··· Source data
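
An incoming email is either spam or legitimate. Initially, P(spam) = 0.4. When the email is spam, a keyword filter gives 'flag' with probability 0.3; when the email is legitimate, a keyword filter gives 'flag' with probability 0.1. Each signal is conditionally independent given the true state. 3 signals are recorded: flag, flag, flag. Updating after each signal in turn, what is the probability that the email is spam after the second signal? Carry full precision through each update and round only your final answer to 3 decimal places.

After 'flag': P(spam) = 0.3·0.4000 / (0.3·0.4000 + 0.1·0.6000) ≈ 0.6667
After 'flag': P(spam) = 0.3·0.6667 / (0.3·0.6667 + 0.1·0.3333) ≈ 0.8571

0.857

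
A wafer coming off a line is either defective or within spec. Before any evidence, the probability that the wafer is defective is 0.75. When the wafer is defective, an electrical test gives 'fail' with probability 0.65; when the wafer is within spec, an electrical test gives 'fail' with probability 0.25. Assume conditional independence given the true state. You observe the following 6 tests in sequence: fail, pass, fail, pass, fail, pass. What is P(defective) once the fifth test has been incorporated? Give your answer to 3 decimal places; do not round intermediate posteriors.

0.920

After 'fail': P(defective) = 0.65·0.7500 / (0.65·0.7500 + 0.25·0.2500) ≈ 0.8864
After 'pass': P(defective) = 0.35·0.8864 / (0.35·0.8864 + 0.75·0.1136) ≈ 0.7845
After 'fail': P(defective) = 0.65·0.7845 / (0.65·0.7845 + 0.25·0.2155) ≈ 0.9044
After 'pass': P(defective) = 0.35·0.9044 / (0.35·0.9044 + 0.75·0.0956) ≈ 0.8154
After 'fail': P(defective) = 0.65·0.8154 / (0.65·0.8154 + 0.25·0.1846) ≈ 0.9199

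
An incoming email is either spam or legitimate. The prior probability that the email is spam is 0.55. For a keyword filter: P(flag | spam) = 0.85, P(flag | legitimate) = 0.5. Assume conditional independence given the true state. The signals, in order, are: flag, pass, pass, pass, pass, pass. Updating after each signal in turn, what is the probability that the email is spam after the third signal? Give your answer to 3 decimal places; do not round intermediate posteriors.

0.158

Each posterior becomes the prior for the next update.
After 'flag': P(spam) = 0.85·0.5500 / (0.85·0.5500 + 0.5·0.4500) ≈ 0.6751
After 'pass': P(spam) = 0.15·0.6751 / (0.15·0.6751 + 0.5·0.3249) ≈ 0.3840
After 'pass': P(spam) = 0.15·0.3840 / (0.15·0.3840 + 0.5·0.6160) ≈ 0.1575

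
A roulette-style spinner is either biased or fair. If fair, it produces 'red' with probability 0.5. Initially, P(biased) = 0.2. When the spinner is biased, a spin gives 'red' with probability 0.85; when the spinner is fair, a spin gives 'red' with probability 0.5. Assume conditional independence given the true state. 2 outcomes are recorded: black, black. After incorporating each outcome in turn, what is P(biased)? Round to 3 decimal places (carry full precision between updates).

0.022

Each posterior becomes the prior for the next update.
After 'black': P(biased) = 0.15·0.2000 / (0.15·0.2000 + 0.5·0.8000) ≈ 0.0698
After 'black': P(biased) = 0.15·0.0698 / (0.15·0.0698 + 0.5·0.9302) ≈ 0.0220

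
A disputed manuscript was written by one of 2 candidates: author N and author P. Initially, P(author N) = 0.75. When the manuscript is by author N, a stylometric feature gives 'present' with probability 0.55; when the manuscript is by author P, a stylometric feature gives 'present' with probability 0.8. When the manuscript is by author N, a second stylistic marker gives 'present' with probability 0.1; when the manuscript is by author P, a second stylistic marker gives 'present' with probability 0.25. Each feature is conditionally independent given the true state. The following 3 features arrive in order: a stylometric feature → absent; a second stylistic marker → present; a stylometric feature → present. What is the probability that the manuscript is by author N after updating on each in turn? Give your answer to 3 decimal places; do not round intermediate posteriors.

After a stylometric feature='absent': P(author N) = 0.45·0.7500 / (0.45·0.7500 + 0.2·0.2500) ≈ 0.8710
After a second stylistic marker='present': P(author N) = 0.1·0.8710 / (0.1·0.8710 + 0.25·0.1290) ≈ 0.7297
After a stylometric feature='present': P(author N) = 0.55·0.7297 / (0.55·0.7297 + 0.8·0.2703) ≈ 0.6499

0.650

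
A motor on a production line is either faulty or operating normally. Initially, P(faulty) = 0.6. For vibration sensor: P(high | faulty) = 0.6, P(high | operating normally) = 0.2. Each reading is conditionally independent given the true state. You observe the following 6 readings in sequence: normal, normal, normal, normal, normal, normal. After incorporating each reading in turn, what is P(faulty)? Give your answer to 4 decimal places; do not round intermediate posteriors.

After 'normal': P(faulty) = 0.4·0.6000 / (0.4·0.6000 + 0.8·0.4000) ≈ 0.4286
After 'normal': P(faulty) = 0.4·0.4286 / (0.4·0.4286 + 0.8·0.5714) ≈ 0.2727
After 'normal': P(faulty) = 0.4·0.2727 / (0.4·0.2727 + 0.8·0.7273) ≈ 0.1579
After 'normal': P(faulty) = 0.4·0.1579 / (0.4·0.1579 + 0.8·0.8421) ≈ 0.0857
After 'normal': P(faulty) = 0.4·0.0857 / (0.4·0.0857 + 0.8·0.9143) ≈ 0.0448
After 'normal': P(faulty) = 0.4·0.0448 / (0.4·0.0448 + 0.8·0.9552) ≈ 0.0229

0.0229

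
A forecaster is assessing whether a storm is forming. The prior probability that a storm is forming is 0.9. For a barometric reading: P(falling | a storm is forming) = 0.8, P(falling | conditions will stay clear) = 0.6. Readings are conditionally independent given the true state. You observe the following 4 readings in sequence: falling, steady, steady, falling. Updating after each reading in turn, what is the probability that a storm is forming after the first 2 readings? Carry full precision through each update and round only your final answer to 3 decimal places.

0.857

Each posterior becomes the prior for the next update.
After 'falling': P(storm) = 0.8·0.9000 / (0.8·0.9000 + 0.6·0.1000) ≈ 0.9231
After 'steady': P(storm) = 0.2·0.9231 / (0.2·0.9231 + 0.4·0.0769) ≈ 0.8571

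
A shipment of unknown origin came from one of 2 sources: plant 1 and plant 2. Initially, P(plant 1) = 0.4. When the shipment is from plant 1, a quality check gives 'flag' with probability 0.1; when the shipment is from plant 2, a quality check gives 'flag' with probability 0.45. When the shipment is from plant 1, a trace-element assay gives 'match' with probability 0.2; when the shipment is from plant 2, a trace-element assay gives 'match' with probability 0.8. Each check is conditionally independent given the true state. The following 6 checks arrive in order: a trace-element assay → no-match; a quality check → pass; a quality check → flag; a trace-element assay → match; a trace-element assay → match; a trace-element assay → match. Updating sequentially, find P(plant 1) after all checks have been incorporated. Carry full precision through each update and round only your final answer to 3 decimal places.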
······
Repeat each record verbatim.

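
An incoming email is either spam or legitimate. Initially, P(spam) = 0.4. When the email is spam, a keyword filter gives 'flag' with probability 0.3; when the email is legitimate, a keyword filter gives 'flag' with probability 0.1. Each signal is conditionally independent given the true state. 3 signals are recorded: flag, flag, flag. Updating after each signal in turn, what is the probability that the email is spam after the second signal? Carry full precision through each update and round only your final answer to 3 decimal places.

After 'flag': P(spam) = 0.3·0.4000 / (0.3·0.4000 + 0.1·0.6000) ≈ 0.6667
After 'flag': P(spam) = 0.3·0.6667 / (0.3·0.6667 + 0.1·0.3333) ≈ 0.8571

0.857

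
A wafer coming off a line is either defective or within spec. Before any evidence, the probability that the wafer is defective is 0.75. When the wafer is defective, an electrical test gives 'fail' with probability 0.65; when the wafer is within spec, an electrical test gives 'fail' with probability 0.25. Assume conditional independence given the true state. You observe the following 6 tests in sequence: fail, pass, fail, pass, fail, pass. What is P(defective) once the fifth test has been incorporated? Give your answer to 3 decimal places; do not round intermediate posteriors.

0.920

After 'fail': P(defective) = 0.65·0.7500 / (0.65·0.7500 + 0.25·0.2500) ≈ 0.8864
After 'pass': P(defective) = 0.35·0.8864 / (0.35·0.8864 + 0.75·0.1136) ≈ 0.7845
After 'fail': P(defective) = 0.65·0.7845 / (0.65·0.7845 + 0.25·0.2155) ≈ 0.9044
After 'pass': P(defective) = 0.35·0.9044 / (0.35·0.9044 + 0.75·0.0956) ≈ 0.8154
After 'fail': P(defective) = 0.65·0.8154 / (0.65·0.8154 + 0.25·0.1846) ≈ 0.9199

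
An incoming email is either spam or legitimate. The prior probability that the email is spam is 0.55. For a keyword filter: P(flag | spam) = 0.85, P(flag | legitimate) = 0.5. Assume conditional independence given the true state. The signals, in order, are: flag, pass, pass, pass, pass, pass. Updating after each signal in turn, what is the probability that the email is spam after the third signal? Give your answer to 3 decimal places; do not round intermediate posteriors.

0.158

Each posterior becomes the prior for the next update.
After 'flag': P(spam) = 0.85·0.5500 / (0.85·0.5500 + 0.5·0.4500) ≈ 0.6751
After 'pass': P(spam) = 0.15·0.6751 / (0.15·0.6751 + 0.5·0.3249) ≈ 0.3840
After 'pass': P(spam) = 0.15·0.3840 / (0.15·0.3840 + 0.5·0.6160) ≈ 0.1575

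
A roulette-style spinner is either biased or fair. If fair, it produces 'red' with probability 0.5. Initially, P(biased) = 0.2. When the spinner is biased, a spin gives 'red' with probability 0.85; when the spinner is fair, a spin gives 'red' with probability 0.5. Assume conditional independence given the true state. 2 outcomes are recorded: black, black. After incorporating each outcome in turn, what is P(biased)? Round to 3 decimal places (carry full precision between updates).

0.022

Each posterior becomes the prior for the next update.
After 'black': P(biased) = 0.15·0.2000 / (0.15·0.2000 + 0.5·0.8000) ≈ 0.0698
After 'black': P(biased) = 0.15·0.0698 / (0.15·0.0698 + 0.5·0.9302) ≈ 0.0220

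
A disputed manuscript was written by one of 2 candidates: author N and author P. Initially, P(author N) = 0.75. When the manuscript is by author N, a stylometric feature gives 'present' with probability 0.55; when the manuscript is by author P, a stylometric feature gives 'present' with probability 0.8. When the manuscript is by author N, a second stylistic marker gives 'present' with probability 0.1; when the manuscript is by author P, a second stylistic marker gives 'present' with probability 0.25. Each feature is conditionally independent given the true state. The following 3 features arrive in order: a stylometric feature → absent; a second stylistic marker → present; a stylometric feature → present. What is the probability that the manuscript is by author N after updating on each in turn? Give your answer to 3 decimal places; do not round intermediate posteriors.

After a stylometric feature='absent': P(author N) = 0.45·0.7500 / (0.45·0.7500 + 0.2·0.2500) ≈ 0.8710
After a second stylistic marker='present': P(author N) = 0.1·0.8710 / (0.1·0.8710 + 0.25·0.1290) ≈ 0.7297
After a stylometric feature='present': P(author N) = 0.55·0.7297 / (0.55·0.7297 + 0.8·0.2703) ≈ 0.6499

0.650

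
A motor on a production line is either faulty or operating normally. Initially, P(faulty) = 0.6. For vibration sensor: P(high | faulty) = 0.6, P(high | operating normally) = 0.2. Each reading is conditionally independent given the true state. You observe the following 6 readings in sequence: normal, normal, normal, normal, normal, normal. After incorporating each reading in turn, what is P(faulty)? Give your answer to 4 decimal places; do not round intermediate posteriors.

After 'normal': P(faulty) = 0.4·0.6000 / (0.4·0.6000 + 0.8·0.4000) ≈ 0.4286
After 'normal': P(faulty) = 0.4·0.4286 / (0.4·0.4286 + 0.8·0.5714) ≈ 0.2727
After 'normal': P(faulty) = 0.4·0.2727 / (0.4·0.2727 + 0.8·0.7273) ≈ 0.1579
After 'normal': P(faulty) = 0.4·0.1579 / (0.4·0.1579 + 0.8·0.8421) ≈ 0.0857
After 'normal': P(faulty) = 0.4·0.0857 / (0.4·0.0857 + 0.8·0.9143) ≈ 0.0448
After 'normal': P(faulty) = 0.4·0.0448 / (0.4·0.0448 + 0.8·0.9552) ≈ 0.0229

0.0229

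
A forecaster is assessing whether a storm is forming. The prior probability that a storm is forming is 0.9. For a barometric reading: P(falling | a storm is forming) = 0.8, P(falling | conditions will stay clear) = 0.6. Readings are conditionally independent given the true state. You observe the following 4 readings in sequence: falling, steady, steady, falling. Updating after each reading in turn, what is the probability that a storm is forming after the first 2 readings? Carry full precision through each update and round only your final answer to 3 decimal places.

0.857

Each posterior becomes the prior for the next update.
After 'falling': P(storm) = 0.8·0.9000 / (0.8·0.9000 + 0.6·0.1000) ≈ 0.9231
After 'steady': P(storm) = 0.2·0.9231 / (0.2·0.9231 + 0.4·0.0769) ≈ 0.8571

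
A shipment of unknown origin came from one of 2 sources: plant 1 and plant 2. Initially, P(plant 1) = 0.4. When the shipment is from plant 1, a quality check gives 'flag' with probability 0.1; when the shipment is from plant 2, a quality check gives 'flag' with probability 0.45. When the shipment is from plant 1, a trace-element assay gives 'match' with probability 0.2; when the shipment is from plant 2, a trace-element assay gives 'match' with probability 0.8. Each check is conditionally independent given the true state. The following 6 checks arrive in order: a trace-element assay → no-match; a quality check → pass; a quality check → flag; a trace-element assay → match; a trace-element assay → match; a trace-element assay → match. Updating sequentially, find P(plant 1) after all checks have been incorporated. Carry full precision through each update and round only your final answer to 3 decimal places.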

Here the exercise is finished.